◆ Data to examine:
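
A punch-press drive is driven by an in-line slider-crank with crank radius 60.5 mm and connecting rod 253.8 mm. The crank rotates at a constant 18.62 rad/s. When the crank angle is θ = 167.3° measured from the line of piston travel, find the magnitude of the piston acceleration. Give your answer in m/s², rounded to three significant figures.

ω = 18.62 rad/s
x(θ) = r cosθ + √(L² − r² sin²θ); with ω constant, a = ω²·d²x/dθ².
d²x/dθ² = −r cosθ − r²(cos2θ)/√u − r⁴ sin²2θ/(4u^{3/2}),  u = L² − r² sin²θ = 0.0642375 m².
Substituting r = 0.0605 m, L = 0.2538 m, θ = 167.3°: d²x/dθ² = +0.045936 m.
a = ω²·d²x/dθ² = (18.62)²·(+0.045936) = +15.926 m/s²;  |a| = 15.926 m/s².

15.9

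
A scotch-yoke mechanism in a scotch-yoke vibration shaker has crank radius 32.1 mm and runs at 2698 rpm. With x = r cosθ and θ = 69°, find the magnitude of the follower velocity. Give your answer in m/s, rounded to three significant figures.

8.47

ω = 282.5 rad/s (from 2698 rpm).
x = r cosθ ⇒ ẋ = −rω sinθ.
|v| = rω|sinθ| = 0.0321·282.5·|sin 69°| = 8.467 m/s.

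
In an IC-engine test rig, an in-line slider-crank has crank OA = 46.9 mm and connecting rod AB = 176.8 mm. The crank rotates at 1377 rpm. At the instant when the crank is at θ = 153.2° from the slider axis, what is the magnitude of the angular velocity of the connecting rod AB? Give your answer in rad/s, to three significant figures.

ω = 144.2 rad/s (converted from 1377 rpm).
The rod makes angle φ with the slider axis where L sinφ = r sinθ; differentiating, L cosφ·φ̇ = r ω cosθ.
L cosφ = √(L² − r² sin²θ) = 0.17553 m.
|ω_rod| = r ω |cosθ| / √(L² − r² sin²θ) = 0.0469·144.2·0.89259/0.17553 = 34.39 rad/s.

34.4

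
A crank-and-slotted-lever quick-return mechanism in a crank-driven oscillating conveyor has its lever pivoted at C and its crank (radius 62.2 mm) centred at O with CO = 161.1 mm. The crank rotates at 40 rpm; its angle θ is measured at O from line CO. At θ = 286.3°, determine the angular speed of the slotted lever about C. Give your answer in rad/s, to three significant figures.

0.790

ω = 4.189 rad/s (from 40 rpm).
Crank pin A relative to C: A = (d + r cosθ, r sinθ); lever angle φ = atan2(r sinθ, d + r cosθ).
Differentiating tanφ: φ̇ = rω(d cosθ + r)/(d² + r² + 2dr cosθ).
d² + r² + 2dr cosθ = |CA|² = 0.0354468 m²;  d cosθ + r = +0.10742 m.
|ω_lever| = |0.0622·4.189·+0.10742| / 0.0354468 = 0.78953 rad/s.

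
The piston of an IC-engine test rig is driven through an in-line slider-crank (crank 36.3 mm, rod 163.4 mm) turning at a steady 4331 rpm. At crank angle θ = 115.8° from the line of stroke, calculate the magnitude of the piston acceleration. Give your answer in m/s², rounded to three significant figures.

ω = 2π·4331/60 = 453.5 rad/s
x(θ) = r cosθ + √(L² − r² sin²θ); with ω constant, a = ω²·d²x/dθ².
d²x/dθ² = −r cosθ − r²(cos2θ)/√u − r⁴ sin²2θ/(4u^{3/2}),  u = L² − r² sin²θ = 0.0256315 m².
Substituting r = 0.0363 m, L = 0.1634 m, θ = 115.8°: d²x/dθ² = +0.020846 m.
a = ω²·d²x/dθ² = (453.5)²·(+0.020846) = +4288.1 m/s²;  |a| = 4288.1 m/s².

4290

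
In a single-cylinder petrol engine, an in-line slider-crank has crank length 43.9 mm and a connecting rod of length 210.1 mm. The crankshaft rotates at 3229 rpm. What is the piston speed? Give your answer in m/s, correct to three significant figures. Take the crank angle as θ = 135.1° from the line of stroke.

ω = 2π·3229/60 = 338.1 rad/s
For an in-line slider-crank, x = r cosθ + √(L² − r² sin²θ), so v = −rω sinθ·[1 + r cosθ/√(L² − r² sin²θ)].
With r = 0.0439 m, L = 0.2101 m, θ = 135.1°: √(L² − r² sin²θ) = 0.2078 m.
v = −0.0439·338.1·0.70587·[1 + 0.0439·-0.70834/0.2078] = -8.9102 m/s.
|v| = 8.9102 m/s.

8.91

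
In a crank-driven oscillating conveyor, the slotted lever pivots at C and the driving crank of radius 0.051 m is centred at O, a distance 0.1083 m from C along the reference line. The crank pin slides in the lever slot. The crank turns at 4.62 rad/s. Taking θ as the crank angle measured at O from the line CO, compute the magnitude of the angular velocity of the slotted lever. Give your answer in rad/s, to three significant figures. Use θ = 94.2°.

0.751

ω = 4.62 rad/s
Crank pin A relative to C: A = (d + r cosθ, r sinθ); lever angle φ = atan2(r sinθ, d + r cosθ).
Differentiating tanφ: φ̇ = rω(d cosθ + r)/(d² + r² + 2dr cosθ).
d² + r² + 2dr cosθ = |CA|² = 0.0135209 m²;  d cosθ + r = +0.043068 m.
|ω_lever| = |0.051·4.62·+0.043068| / 0.0135209 = 0.75053 rad/s.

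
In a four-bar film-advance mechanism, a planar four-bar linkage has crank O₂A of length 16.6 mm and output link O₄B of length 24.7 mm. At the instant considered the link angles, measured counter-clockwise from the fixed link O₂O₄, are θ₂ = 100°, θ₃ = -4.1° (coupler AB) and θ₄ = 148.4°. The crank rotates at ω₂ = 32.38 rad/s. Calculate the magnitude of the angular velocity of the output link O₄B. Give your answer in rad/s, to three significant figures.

45.7

ω₂ = 32.38 rad/s
Differentiating the loop-closure r₂e^{iθ₂}+r₃e^{iθ₃}=r₁+r₄e^{iθ₄} gives r₂ω₂e^{iθ₂}+r₃ω₃e^{iθ₃}=r₄ω₄e^{iθ₄}.
Eliminating the other unknown: ω₄ = r₂ω₂ sin(θ₂−θ₃) / [r₄ sin(θ₄−θ₃)].
Numerator sine = +0.96987; denominator sine = +0.46175.
Result = 0.0166·32.38·(+0.96987) / (0.0247·(+0.46175)) = +45.708 rad/s; magnitude 45.708 rad/s.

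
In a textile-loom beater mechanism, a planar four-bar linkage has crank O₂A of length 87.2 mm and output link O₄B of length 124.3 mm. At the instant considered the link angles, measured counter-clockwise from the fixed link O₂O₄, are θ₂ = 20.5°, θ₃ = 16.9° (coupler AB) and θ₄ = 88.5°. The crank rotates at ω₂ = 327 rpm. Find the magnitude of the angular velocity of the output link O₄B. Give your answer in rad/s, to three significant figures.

1.59

ω₂ = 34.24 rad/s (from 327 rpm).
Differentiating the loop-closure r₂e^{iθ₂}+r₃e^{iθ₃}=r₁+r₄e^{iθ₄} gives r₂ω₂e^{iθ₂}+r₃ω₃e^{iθ₃}=r₄ω₄e^{iθ₄}.
Eliminating the other unknown: ω₄ = r₂ω₂ sin(θ₂−θ₃) / [r₄ sin(θ₄−θ₃)].
Numerator sine = +0.06279; denominator sine = +0.94888.
Result = 0.0872·34.24·(+0.06279) / (0.1243·(+0.94888)) = +1.5897 rad/s; magnitude 1.5897 rad/s.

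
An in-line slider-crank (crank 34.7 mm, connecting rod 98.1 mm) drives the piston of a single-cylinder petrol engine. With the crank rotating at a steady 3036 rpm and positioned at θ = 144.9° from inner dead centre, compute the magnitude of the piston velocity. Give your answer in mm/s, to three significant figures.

4470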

◆ Activity: Each record must be duplicated exactly, with none missing.

◆ Answer to this exercise:
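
A punch-press drive is driven by an in-line slider-crank with crank radius 60.5 mm and connecting rod 253.8 mm. The crank rotates at a constant 18.62 rad/s. When the crank angle is θ = 167.3° measured from the line of piston travel, find the magnitude of the piston acceleration. Give your answer in m/s², rounded to three significant figures.

ω = 18.62 rad/s
x(θ) = r cosθ + √(L² − r² sin²θ); with ω constant, a = ω²·d²x/dθ².
d²x/dθ² = −r cosθ − r²(cos2θ)/√u − r⁴ sin²2θ/(4u^{3/2}),  u = L² − r² sin²θ = 0.0642375 m².
Substituting r = 0.0605 m, L = 0.2538 m, θ = 167.3°: d²x/dθ² = +0.045936 m.
a = ω²·d²x/dθ² = (18.62)²·(+0.045936) = +15.926 m/s²;  |a| = 15.926 m/s².

15.9

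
A scotch-yoke mechanism in a scotch-yoke vibration shaker has crank radius 32.1 mm and runs at 2698 rpm. With x = r cosθ and θ = 69°, find the magnitude of the follower velocity. Give your answer in m/s, rounded to three significant figures.

8.47

ω = 282.5 rad/s (from 2698 rpm).
x = r cosθ ⇒ ẋ = −rω sinθ.
|v| = rω|sinθ| = 0.0321·282.5·|sin 69°| = 8.467 m/s.

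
In an IC-engine test rig, an in-line slider-crank has crank OA = 46.9 mm and connecting rod AB = 176.8 mm. The crank rotates at 1377 rpm. At the instant when the crank is at θ = 153.2° from the slider axis, what is the magnitude of the angular velocity of the connecting rod AB? Give your answer in rad/s, to three significant figures.

ω = 144.2 rad/s (converted from 1377 rpm).
The rod makes angle φ with the slider axis where L sinφ = r sinθ; differentiating, L cosφ·φ̇ = r ω cosθ.
L cosφ = √(L² − r² sin²θ) = 0.17553 m.
|ω_rod| = r ω |cosθ| / √(L² − r² sin²θ) = 0.0469·144.2·0.89259/0.17553 = 34.39 rad/s.

34.4

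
A crank-and-slotted-lever quick-return mechanism in a crank-driven oscillating conveyor has its lever pivoted at C and its crank (radius 62.2 mm) centred at O with CO = 161.1 mm. The crank rotates at 40 rpm; its angle θ is measured at O from line CO. At θ = 286.3°, determine the angular speed of the slotted lever about C. Give your answer in rad/s, to three significant figures.

0.790

ω = 4.189 rad/s (from 40 rpm).
Crank pin A relative to C: A = (d + r cosθ, r sinθ); lever angle φ = atan2(r sinθ, d + r cosθ).
Differentiating tanφ: φ̇ = rω(d cosθ + r)/(d² + r² + 2dr cosθ).
d² + r² + 2dr cosθ = |CA|² = 0.0354468 m²;  d cosθ + r = +0.10742 m.
|ω_lever| = |0.0622·4.189·+0.10742| / 0.0354468 = 0.78953 rad/s.

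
The piston of an IC-engine test rig is driven through an in-line slider-crank (crank 36.3 mm, rod 163.4 mm) turning at a steady 4331 rpm. At crank angle θ = 115.8° from the line of stroke, calculate the magnitude of the piston acceleration. Give your answer in m/s², rounded to three significant figures.

ω = 2π·4331/60 = 453.5 rad/s
x(θ) = r cosθ + √(L² − r² sin²θ); with ω constant, a = ω²·d²x/dθ².
d²x/dθ² = −r cosθ − r²(cos2θ)/√u − r⁴ sin²2θ/(4u^{3/2}),  u = L² − r² sin²θ = 0.0256315 m².
Substituting r = 0.0363 m, L = 0.1634 m, θ = 115.8°: d²x/dθ² = +0.020846 m.
a = ω²·d²x/dθ² = (453.5)²·(+0.020846) = +4288.1 m/s²;  |a| = 4288.1 m/s².

4290

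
In a single-cylinder petrol engine, an in-line slider-crank has crank length 43.9 mm and a connecting rod of length 210.1 mm. The crankshaft rotates at 3229 rpm. What is the piston speed? Give your answer in m/s, correct to three significant figures. Take the crank angle as θ = 135.1° from the line of stroke.

ω = 2π·3229/60 = 338.1 rad/s
For an in-line slider-crank, x = r cosθ + √(L² − r² sin²θ), so v = −rω sinθ·[1 + r cosθ/√(L² − r² sin²θ)].
With r = 0.0439 m, L = 0.2101 m, θ = 135.1°: √(L² − r² sin²θ) = 0.2078 m.
v = −0.0439·338.1·0.70587·[1 + 0.0439·-0.70834/0.2078] = -8.9102 m/s.
|v| = 8.9102 m/s.

8.91

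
In a crank-driven oscillating conveyor, the slotted lever pivots at C and the driving crank of radius 0.051 m is centred at O, a distance 0.1083 m from C along the reference line. The crank pin slides in the lever slot. The crank turns at 4.62 rad/s. Taking θ as the crank angle measured at O from the line CO, compute the magnitude of the angular velocity of the slotted lever. Give your answer in rad/s, to three significant figures. Use θ = 94.2°.

0.751

ω = 4.62 rad/s
Crank pin A relative to C: A = (d + r cosθ, r sinθ); lever angle φ = atan2(r sinθ, d + r cosθ).
Differentiating tanφ: φ̇ = rω(d cosθ + r)/(d² + r² + 2dr cosθ).
d² + r² + 2dr cosθ = |CA|² = 0.0135209 m²;  d cosθ + r = +0.043068 m.
|ω_lever| = |0.051·4.62·+0.043068| / 0.0135209 = 0.75053 rad/s.

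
In a four-bar film-advance mechanism, a planar four-bar linkage has crank O₂A of length 16.6 mm and output link O₄B of length 24.7 mm. At the instant considered the link angles, measured counter-clockwise from the fixed link O₂O₄, are θ₂ = 100°, θ₃ = -4.1° (coupler AB) and θ₄ = 148.4°. The crank rotates at ω₂ = 32.38 rad/s. Calculate the magnitude of the angular velocity of the output link O₄B. Give your answer in rad/s, to three significant figures.

45.7

ω₂ = 32.38 rad/s
Differentiating the loop-closure r₂e^{iθ₂}+r₃e^{iθ₃}=r₁+r₄e^{iθ₄} gives r₂ω₂e^{iθ₂}+r₃ω₃e^{iθ₃}=r₄ω₄e^{iθ₄}.
Eliminating the other unknown: ω₄ = r₂ω₂ sin(θ₂−θ₃) / [r₄ sin(θ₄−θ₃)].
Numerator sine = +0.96987; denominator sine = +0.46175.
Result = 0.0166·32.38·(+0.96987) / (0.0247·(+0.46175)) = +45.708 rad/s; magnitude 45.708 rad/s.

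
In a textile-loom beater mechanism, a planar four-bar linkage has crank O₂A of length 87.2 mm and output link O₄B of length 124.3 mm. At the instant considered the link angles, measured counter-clockwise from the fixed link O₂O₄, are θ₂ = 20.5°, θ₃ = 16.9° (coupler AB) and θ₄ = 88.5°. The crank rotates at ω₂ = 327 rpm. Find the magnitude of the angular velocity of the output link O₄B. Give your answer in rad/s, to three significant figures.

1.59

ω₂ = 34.24 rad/s (from 327 rpm).
Differentiating the loop-closure r₂e^{iθ₂}+r₃e^{iθ₃}=r₁+r₄e^{iθ₄} gives r₂ω₂e^{iθ₂}+r₃ω₃e^{iθ₃}=r₄ω₄e^{iθ₄}.
Eliminating the other unknown: ω₄ = r₂ω₂ sin(θ₂−θ₃) / [r₄ sin(θ₄−θ₃)].
Numerator sine = +0.06279; denominator sine = +0.94888.
Result = 0.0872·34.24·(+0.06279) / (0.1243·(+0.94888)) = +1.5897 rad/s; magnitude 1.5897 rad/s.

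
An in-line slider-crank (crank 34.7 mm, connecting rod 98.1 mm) drives the piston of a single-cylinder petrol engine. With the crank rotating at a steady 3036 rpm and positioned at θ = 144.9° from inner dead centre, compute the magnitude of the piston velocity. Give your answer in mm/s, to three significant figures.

4470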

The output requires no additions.